Scan the records below for the line containing "An inverted index" and the line containing "Given A=[15, 30]". Copy both, plus every line between, exactly.

Dataset entries
<<<<

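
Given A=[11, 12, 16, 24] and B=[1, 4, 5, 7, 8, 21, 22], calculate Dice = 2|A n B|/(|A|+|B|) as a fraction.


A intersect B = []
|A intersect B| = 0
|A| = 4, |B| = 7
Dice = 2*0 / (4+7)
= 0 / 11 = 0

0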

>>>>
<<<<

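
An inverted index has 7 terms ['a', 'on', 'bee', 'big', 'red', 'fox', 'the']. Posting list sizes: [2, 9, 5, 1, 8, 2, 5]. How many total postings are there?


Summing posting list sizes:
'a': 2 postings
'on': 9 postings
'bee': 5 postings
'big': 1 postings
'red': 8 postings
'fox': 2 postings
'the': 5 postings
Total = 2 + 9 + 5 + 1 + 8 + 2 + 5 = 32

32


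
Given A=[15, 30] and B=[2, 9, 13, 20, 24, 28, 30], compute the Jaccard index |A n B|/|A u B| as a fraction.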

>>>>
<<<<

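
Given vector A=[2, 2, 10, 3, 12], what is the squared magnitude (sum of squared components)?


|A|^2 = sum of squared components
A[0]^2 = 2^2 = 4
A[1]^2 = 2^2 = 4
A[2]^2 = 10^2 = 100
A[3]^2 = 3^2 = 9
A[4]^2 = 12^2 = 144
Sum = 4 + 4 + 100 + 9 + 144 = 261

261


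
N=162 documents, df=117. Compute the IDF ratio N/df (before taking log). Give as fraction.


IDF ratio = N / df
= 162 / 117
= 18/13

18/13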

>>>>

> _REPLY_
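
An inverted index has 7 terms ['a', 'on', 'bee', 'big', 'red', 'fox', 'the']. Posting list sizes: [2, 9, 5, 1, 8, 2, 5]. How many total postings are there?


Summing posting list sizes:
'a': 2 postings
'on': 9 postings
'bee': 5 postings
'big': 1 postings
'red': 8 postings
'fox': 2 postings
'the': 5 postings
Total = 2 + 9 + 5 + 1 + 8 + 2 + 5 = 32

32


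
Given A=[15, 30] and B=[2, 9, 13, 20, 24, 28, 30], compute the Jaccard index |A n B|/|A u B| as a fraction.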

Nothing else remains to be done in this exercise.